Among the entries below, copy every line that carries the word "states".

════════

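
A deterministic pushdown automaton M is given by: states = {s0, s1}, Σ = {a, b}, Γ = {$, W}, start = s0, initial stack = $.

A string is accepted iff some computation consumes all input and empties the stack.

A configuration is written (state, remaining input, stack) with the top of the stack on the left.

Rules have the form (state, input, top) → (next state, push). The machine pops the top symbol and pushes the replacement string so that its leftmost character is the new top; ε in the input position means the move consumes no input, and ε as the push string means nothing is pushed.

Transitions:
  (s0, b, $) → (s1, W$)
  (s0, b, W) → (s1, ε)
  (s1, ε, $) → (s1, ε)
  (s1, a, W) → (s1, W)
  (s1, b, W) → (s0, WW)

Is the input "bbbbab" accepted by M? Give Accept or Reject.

(s0, bbbbab, $) ⊢ (s1, bbbab, W$) ⊢ (s0, bbab, WW$) ⊢ (s1, bab, W$) ⊢ (s0, ab, WW$)
No transition applies at (s0, ab, WW$); input not fully consumed.

Reject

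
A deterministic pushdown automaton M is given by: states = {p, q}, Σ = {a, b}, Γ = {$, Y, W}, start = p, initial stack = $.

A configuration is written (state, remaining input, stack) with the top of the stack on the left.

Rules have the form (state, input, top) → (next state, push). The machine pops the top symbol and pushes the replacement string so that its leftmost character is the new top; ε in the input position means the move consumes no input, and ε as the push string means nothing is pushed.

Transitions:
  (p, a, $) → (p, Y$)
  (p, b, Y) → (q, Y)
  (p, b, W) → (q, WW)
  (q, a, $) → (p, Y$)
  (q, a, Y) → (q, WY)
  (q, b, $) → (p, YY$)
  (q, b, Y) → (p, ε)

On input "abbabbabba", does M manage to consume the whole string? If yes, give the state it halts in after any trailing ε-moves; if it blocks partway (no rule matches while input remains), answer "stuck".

(p, abbabbabba, $) ⊢ (p, bbabbabba, Y$) ⊢ (q, babbabba, Y$) ⊢ (p, abbabba, $) ⊢ (p, bbabba, Y$) ⊢ (q, babba, Y$) ⊢ (p, abba, $) ⊢ (p, bba, Y$) ⊢ (q, ba, Y$) ⊢ (p, a, $) ⊢ (p, ε, Y$)
All input consumed; M is in state p.

p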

════════

* _Answer area_
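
A deterministic pushdown automaton M is given by: states = {s0, s1}, Σ = {a, b}, Γ = {$, W}, start = s0, initial stack = $.
A deterministic pushdown automaton M is given by: states = {p, q}, Σ = {a, b}, Γ = {$, Y, W}, start = p, initial stack = $.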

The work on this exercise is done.